Stored items
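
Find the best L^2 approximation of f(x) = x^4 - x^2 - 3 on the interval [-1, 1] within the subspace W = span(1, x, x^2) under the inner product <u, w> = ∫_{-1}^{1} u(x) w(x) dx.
g(x) = -x^2/7 - 108/35

The best approximation g ∈ W is the orthogonal projection of f onto W. Writing g = a_0 + a_1 x + a_2 x^2, the coefficients solve the normal equations G · a = b where
  G_{ij} = <φ_i, φ_j> and b_i = <f, φ_i>, with φ_0 = 1, φ_1 = x, φ_2 = x^2.
G =
  [2, 0, 2/3]
  [0, 2/3, 0]
  [2/3, 0, 2/5],
b = (-94/15, 0, -74/35).
Solving gives a_0 = -108/35, a_1 = 0, a_2 = -1/7, so
  g(x) = -x^2/7 - 108/35.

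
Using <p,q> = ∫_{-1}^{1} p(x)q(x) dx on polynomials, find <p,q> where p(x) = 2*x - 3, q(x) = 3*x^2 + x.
<p,q> = -14/3

Expand the product: p(x)·q(x) = 6*x^3 - 7*x^2 - 3*x.
∫_{-1}^{1} of each monomial x^k gives [2/(k+1) if k even, 0 if k odd]. Integrating term-by-term (or equivalently evaluating the antiderivative F(x) = 3*x^4/2 - 7*x^3/3 - 3*x^2/2 at the endpoints):
  F(1) − F(−1) = -7/3 − (7/3) = -14/3.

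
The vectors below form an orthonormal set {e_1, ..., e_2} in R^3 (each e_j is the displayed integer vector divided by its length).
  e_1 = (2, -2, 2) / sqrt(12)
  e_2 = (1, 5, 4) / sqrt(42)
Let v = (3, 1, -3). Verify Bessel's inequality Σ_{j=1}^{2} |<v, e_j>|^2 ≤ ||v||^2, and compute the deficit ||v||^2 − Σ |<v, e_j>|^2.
Σ |<v, e_j>|^2 = 5/7; ||v||^2 = 19; deficit = 128/7

Write each e_j = u_j / sqrt(<u_j, u_j>) where u_j is the displayed integer vector. Then <v, e_j> = <v, u_j> / sqrt(<u_j, u_j>), so |<v, e_j>|^2 = <v, u_j>^2 / <u_j, u_j>.
Coefficients: <v, e_1> = -2/sqrt(12), <v, e_2> = -4/sqrt(42).
Square and sum: Σ |<v, e_j>|^2 = 5/7.
Compute ||v||^2 = v·v = 19.
Deficit = 19 − 5/7 = 128/7 ≥ 0, confirming Bessel's inequality. (The deficit equals ||v − Σ <v,e_j> e_j||^2, the squared distance from v to span{e_j}.)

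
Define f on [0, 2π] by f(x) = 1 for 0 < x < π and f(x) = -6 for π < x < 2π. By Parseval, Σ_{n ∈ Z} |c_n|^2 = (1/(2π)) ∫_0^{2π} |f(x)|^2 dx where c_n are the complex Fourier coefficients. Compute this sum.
Σ |c_n|^2 = 37/2

Parseval equates the L^2 energy of f (normalised by 1/(2π)) with the ℓ^2 sum of its Fourier coefficients: (1/(2π)) ∫_0^{2π} |f|^2 = Σ |c_n|^2.
Compute the left side: (1/(2π)) [∫_0^π 1^2 dx + ∫_π^{2π} (-6)^2 dx] = (1/(2π)) · (1π + 36π) = (1 + 36)/2 = 37/2.
So Σ_{n ∈ Z} |c_n|^2 = 37/2.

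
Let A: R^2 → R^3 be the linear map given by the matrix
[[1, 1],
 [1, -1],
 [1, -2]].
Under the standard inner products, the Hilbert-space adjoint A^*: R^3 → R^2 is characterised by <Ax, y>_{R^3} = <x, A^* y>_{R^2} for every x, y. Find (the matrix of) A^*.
A^* = A^T =
[[1, 1, 1],
 [1, -1, -2]]

For real matrices with standard dot products, the defining identity <Ax, y> = <x, A^* y> gives (Ax)^T y = x^T (A^*) y, i.e. x^T A^T y = x^T (A^*) y. Since this holds for all x, y, we must have A^* = A^T. Therefore
A^* =
[[1, 1, 1],
 [1, -1, -2]].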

YOUR TASK
Retype exactly. Start at the line with "Under the standard" and stop at the last line of the data.

ANSWER FOR THE TASK
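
Under the standard inner products, the Hilbert-space adjoint A^*: R^3 → R^2 is characterised by <Ax, y>_{R^3} = <x, A^* y>_{R^2} for every x, y. Find (the matrix of) A^*.
A^* = A^T =
[[1, 1, 1],
 [1, -1, -2]]

For real matrices with standard dot products, the defining identity <Ax, y> = <x, A^* y> gives (Ax)^T y = x^T (A^*) y, i.e. x^T A^T y = x^T (A^*) y. Since this holds for all x, y, we must have A^* = A^T. Therefore
A^* =
[[1, 1, 1],
 [1, -1, -2]].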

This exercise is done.